=== Begin Enclosure ===
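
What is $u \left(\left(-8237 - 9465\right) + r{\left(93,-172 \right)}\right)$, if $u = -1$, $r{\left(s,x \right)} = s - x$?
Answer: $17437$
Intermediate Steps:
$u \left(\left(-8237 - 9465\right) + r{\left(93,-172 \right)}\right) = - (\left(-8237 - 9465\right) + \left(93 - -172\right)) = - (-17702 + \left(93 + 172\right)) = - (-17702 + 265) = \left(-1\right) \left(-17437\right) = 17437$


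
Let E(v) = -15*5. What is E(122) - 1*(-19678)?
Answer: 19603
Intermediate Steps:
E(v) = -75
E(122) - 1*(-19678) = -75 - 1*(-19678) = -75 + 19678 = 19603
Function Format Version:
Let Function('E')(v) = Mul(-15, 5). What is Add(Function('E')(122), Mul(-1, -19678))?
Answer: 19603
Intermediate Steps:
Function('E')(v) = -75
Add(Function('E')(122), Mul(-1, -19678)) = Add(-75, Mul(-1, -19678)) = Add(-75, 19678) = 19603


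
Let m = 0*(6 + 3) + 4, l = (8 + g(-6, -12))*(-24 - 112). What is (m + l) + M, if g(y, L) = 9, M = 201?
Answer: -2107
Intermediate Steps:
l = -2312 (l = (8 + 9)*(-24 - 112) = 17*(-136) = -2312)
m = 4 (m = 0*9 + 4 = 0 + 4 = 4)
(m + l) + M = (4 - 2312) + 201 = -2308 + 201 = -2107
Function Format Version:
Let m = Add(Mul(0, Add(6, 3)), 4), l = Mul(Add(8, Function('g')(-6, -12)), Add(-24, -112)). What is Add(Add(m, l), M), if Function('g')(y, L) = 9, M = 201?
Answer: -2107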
=== End Enclosure ===
Your objective =>
An identical copy of the preceding records should be returned.

Result of the task =>
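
What is $u \left(\left(-8237 - 9465\right) + r{\left(93,-172 \right)}\right)$, if $u = -1$, $r{\left(s,x \right)} = s - x$?
Answer: $17437$
Intermediate Steps:
$u \left(\left(-8237 - 9465\right) + r{\left(93,-172 \right)}\right) = - (\left(-8237 - 9465\right) + \left(93 - -172\right)) = - (-17702 + \left(93 + 172\right)) = - (-17702 + 265) = \left(-1\right) \left(-17437\right) = 17437$


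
Let E(v) = -15*5. What is E(122) - 1*(-19678)?
Answer: 19603
Intermediate Steps:
E(v) = -75
E(122) - 1*(-19678) = -75 - 1*(-19678) = -75 + 19678 = 19603
Function Format Version:
Let Function('E')(v) = Mul(-15, 5). What is Add(Function('E')(122), Mul(-1, -19678))?
Answer: 19603
Intermediate Steps:
Function('E')(v) = -75
Add(Function('E')(122), Mul(-1, -19678)) = Add(-75, Mul(-1, -19678)) = Add(-75, 19678) = 19603


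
Let m = 0*(6 + 3) + 4, l = (8 + g(-6, -12))*(-24 - 112). What is (m + l) + M, if g(y, L) = 9, M = 201?
Answer: -2107
Intermediate Steps:
l = -2312 (l = (8 + 9)*(-24 - 112) = 17*(-136) = -2312)
m = 4 (m = 0*9 + 4 = 0 + 4 = 4)
(m + l) + M = (4 - 2312) + 201 = -2308 + 201 = -2107
Function Format Version:
Let m = Add(Mul(0, Add(6, 3)), 4), l = Mul(Add(8, Function('g')(-6, -12)), Add(-24, -112)). What is Add(Add(m, l), M), if Function('g')(y, L) = 9, M = 201?
Answer: -2107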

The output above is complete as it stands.